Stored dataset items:
/---
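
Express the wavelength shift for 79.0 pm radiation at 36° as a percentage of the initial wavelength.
0.5866%

Calculate the Compton shift:
Δλ = λ_C(1 - cos(36°))
Δλ = 2.4263 × (1 - cos(36°))
Δλ = 2.4263 × 0.1910
Δλ = 0.4634 pm

Percentage change:
(Δλ/λ₀) × 100 = (0.4634/79.0) × 100
= 0.5866%

(Intermediate values are shown rounded; full precision is carried through to the final answer.)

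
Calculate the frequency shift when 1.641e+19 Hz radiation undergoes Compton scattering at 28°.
2.512e+17 Hz (decrease)

Convert frequency to wavelength (c = 299792458 m/s):
λ₀ = c/f₀ = 299792458/1.641e+19 = 1.8268888e-11 m = 18.2689 pm

Calculate Compton shift:
Δλ = λ_C(1 - cos(28°)) = 0.2840 pm

Final wavelength:
λ' = λ₀ + Δλ = 18.2689 + 0.2840 = 18.5529 pm

Final frequency:
f' = c/λ' = 299792458/1.8552894e-11 = 1.6158798e+19 Hz

Frequency shift (decrease):
Δf = f₀ - f' = 1.641e+19 - 1.6158798e+19 = 2.512e+17 Hz

(Intermediate values are shown rounded; full precision is carried through to the final answer.)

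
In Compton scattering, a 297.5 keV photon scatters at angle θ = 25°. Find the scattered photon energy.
282.1117 keV

First convert energy to wavelength:
λ = hc/E, with hc ≈ 1239.842 keV·pm (i.e. 1239.842 eV·nm)

For E = 297.5 keV = 297500 eV:
λ = 1239.842 keV·pm / 297.5 keV
λ = 4.1675 pm

Calculate the Compton shift:
Δλ = λ_C(1 - cos(25°)) = 2.4263 × 0.0937
Δλ = 0.2273 pm

Final wavelength:
λ' = 4.1675 + 0.2273 = 4.3949 pm

Final energy:
E' = hc/λ' = 1239.842 / 4.3949 = 282.1117 keV

(Intermediate values are shown rounded; full precision is carried through to the final answer.)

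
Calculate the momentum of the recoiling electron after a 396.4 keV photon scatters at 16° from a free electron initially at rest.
5.8428e-23 kg·m/s

The electron is initially at rest, so by conservation of momentum:
p⃗_e = p⃗₀ − p⃗'  (incident photon momentum minus scattered photon momentum)

Photon momentum magnitudes (p = h/λ = E/c):
λ₀ = hc/E₀ = 3.1278 pm → p₀ = h/λ₀ = 2.1185e-22 kg·m/s
Δλ = λ_C(1 − cos 16°) = 0.0940 pm
λ' = 3.2217 pm → p' = h/λ' = 2.0567e-22 kg·m/s

The scattered photon makes angle θ = 16° with the incident direction, so by the law of cosines:
|p⃗_e|² = p₀² + p'² − 2p₀p'cos θ
|p⃗_e|² = (2.1185e-22)² + (2.0567e-22)² − 2·2.1185e-22·2.0567e-22·cos(16°)
|p⃗_e| = 5.8428e-23 kg·m/s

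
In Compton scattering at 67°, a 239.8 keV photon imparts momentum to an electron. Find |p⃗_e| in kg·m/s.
1.2797e-22 kg·m/s

The electron is initially at rest, so by conservation of momentum:
p⃗_e = p⃗₀ − p⃗'  (incident photon momentum minus scattered photon momentum)

Photon momentum magnitudes (p = h/λ = E/c):
λ₀ = hc/E₀ = 5.1703 pm → p₀ = h/λ₀ = 1.2816e-22 kg·m/s
Δλ = λ_C(1 − cos 67°) = 1.4783 pm
λ' = 6.6486 pm → p' = h/λ' = 9.9661e-23 kg·m/s

The scattered photon makes angle θ = 67° with the incident direction, so by the law of cosines:
|p⃗_e|² = p₀² + p'² − 2p₀p'cos θ
|p⃗_e|² = (1.2816e-22)² + (9.9661e-23)² − 2·1.2816e-22·9.9661e-23·cos(67°)
|p⃗_e| = 1.2797e-22 kg·m/s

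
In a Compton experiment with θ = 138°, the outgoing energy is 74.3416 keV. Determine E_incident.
99.5999 keV

Convert final energy to wavelength (hc ≈ 1239.842 keV·pm):
λ' = hc/E' = 1239.842 / 74.3416 = 16.6776 pm

Calculate the Compton shift:
Δλ = λ_C(1 - cos(138°))
Δλ = 2.4263 × (1 - cos(138°))
Δλ = 4.2294 pm

Initial wavelength:
λ = λ' - Δλ = 16.6776 - 4.2294 = 12.4482 pm

Initial energy:
E = hc/λ = 1239.842 / 12.4482 = 99.5999 keV

(Intermediate values are shown rounded; full precision is carried through to the final answer.)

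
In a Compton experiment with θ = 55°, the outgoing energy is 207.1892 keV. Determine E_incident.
250.5000 keV

Convert final energy to wavelength (hc ≈ 1239.842 keV·pm):
λ' = hc/E' = 1239.842 / 207.1892 = 5.9841 pm

Calculate the Compton shift:
Δλ = λ_C(1 - cos(55°))
Δλ = 2.4263 × (1 - cos(55°))
Δλ = 1.0346 pm

Initial wavelength:
λ = λ' - Δλ = 5.9841 - 1.0346 = 4.9495 pm

Initial energy:
E = hc/λ = 1239.842 / 4.9495 = 250.5000 keV

(Intermediate values are shown rounded; full precision is carried through to the final answer.)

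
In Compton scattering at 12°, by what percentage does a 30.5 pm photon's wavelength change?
0.1738%

Calculate the Compton shift:
Δλ = λ_C(1 - cos(12°))
Δλ = 2.4263 × (1 - cos(12°))
Δλ = 2.4263 × 0.0219
Δλ = 0.0530 pm

Percentage change:
(Δλ/λ₀) × 100 = (0.0530/30.5) × 100
= 0.1738%

(Intermediate values are shown rounded; full precision is carried through to the final answer.)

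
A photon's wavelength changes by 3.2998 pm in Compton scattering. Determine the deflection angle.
111.10°

From the Compton formula Δλ = λ_C(1 - cos θ), we can solve for θ:

cos θ = 1 - Δλ/λ_C

Given:
- Δλ = 3.2998 pm
- λ_C = h/(m_e·c) ≈ 2.42631024 pm

cos θ = 1 - 3.2998/2.42631024
cos θ = 1 - 1.360007
cos θ = -0.360007

θ = arccos(-0.360007)
θ = 111.10°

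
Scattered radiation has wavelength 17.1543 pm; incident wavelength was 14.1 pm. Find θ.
105.00°

First find the wavelength shift:
Δλ = λ' - λ = 17.1543 - 14.1 = 3.0543 pm

Using Δλ = λ_C(1 - cos θ), with λ_C = h/(m_e·c) ≈ 2.42631024 pm:
cos θ = 1 - Δλ/λ_C
cos θ = 1 - 3.0543/2.42631024
cos θ = -0.258825

θ = arccos(-0.258825)
θ = 105.00°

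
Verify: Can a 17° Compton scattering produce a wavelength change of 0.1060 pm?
Yes, consistent

Calculate the expected shift for θ = 17°:

Δλ_expected = λ_C(1 - cos(17°))
Δλ_expected = 2.4263 × (1 - cos(17°))
Δλ_expected = 2.4263 × 0.0437
Δλ_expected = 0.1060 pm

Given shift: 0.1060 pm
Expected shift: 0.1060 pm
Difference: 0.0000 pm

The values match. This is consistent with Compton scattering at the stated angle.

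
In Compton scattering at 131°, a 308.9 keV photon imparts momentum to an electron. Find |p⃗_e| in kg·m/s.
2.2788e-22 kg·m/s

The electron is initially at rest, so by conservation of momentum:
p⃗_e = p⃗₀ − p⃗'  (incident photon momentum minus scattered photon momentum)

Photon momentum magnitudes (p = h/λ = E/c):
λ₀ = hc/E₀ = 4.0137 pm → p₀ = h/λ₀ = 1.6508e-22 kg·m/s
Δλ = λ_C(1 − cos 131°) = 4.0181 pm
λ' = 8.0318 pm → p' = h/λ' = 8.2497e-23 kg·m/s

The scattered photon makes angle θ = 131° with the incident direction, so by the law of cosines:
|p⃗_e|² = p₀² + p'² − 2p₀p'cos θ
|p⃗_e|² = (1.6508e-22)² + (8.2497e-23)² − 2·1.6508e-22·8.2497e-23·cos(131°)
|p⃗_e| = 2.2788e-22 kg·m/s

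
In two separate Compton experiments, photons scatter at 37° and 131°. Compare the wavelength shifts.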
\---
TASK PROMPT: Reproduce without change every line of the entries above, from the one containing "Verify: Can a" through the last.

TASK OUTPUT:
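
Verify: Can a 17° Compton scattering produce a wavelength change of 0.1060 pm?
Yes, consistent

Calculate the expected shift for θ = 17°:

Δλ_expected = λ_C(1 - cos(17°))
Δλ_expected = 2.4263 × (1 - cos(17°))
Δλ_expected = 2.4263 × 0.0437
Δλ_expected = 0.1060 pm

Given shift: 0.1060 pm
Expected shift: 0.1060 pm
Difference: 0.0000 pm

The values match. This is consistent with Compton scattering at the stated angle.

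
In Compton scattering at 131°, a 308.9 keV photon imparts momentum to an electron. Find |p⃗_e| in kg·m/s.
2.2788e-22 kg·m/s

The electron is initially at rest, so by conservation of momentum:
p⃗_e = p⃗₀ − p⃗'  (incident photon momentum minus scattered photon momentum)

Photon momentum magnitudes (p = h/λ = E/c):
λ₀ = hc/E₀ = 4.0137 pm → p₀ = h/λ₀ = 1.6508e-22 kg·m/s
Δλ = λ_C(1 − cos 131°) = 4.0181 pm
λ' = 8.0318 pm → p' = h/λ' = 8.2497e-23 kg·m/s

The scattered photon makes angle θ = 131° with the incident direction, so by the law of cosines:
|p⃗_e|² = p₀² + p'² − 2p₀p'cos θ
|p⃗_e|² = (1.6508e-22)² + (8.2497e-23)² − 2·1.6508e-22·8.2497e-23·cos(131°)
|p⃗_e| = 2.2788e-22 kg·m/s

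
In two separate Compton experiments, photons scatter at 37° and 131°. Compare the wavelength shifts.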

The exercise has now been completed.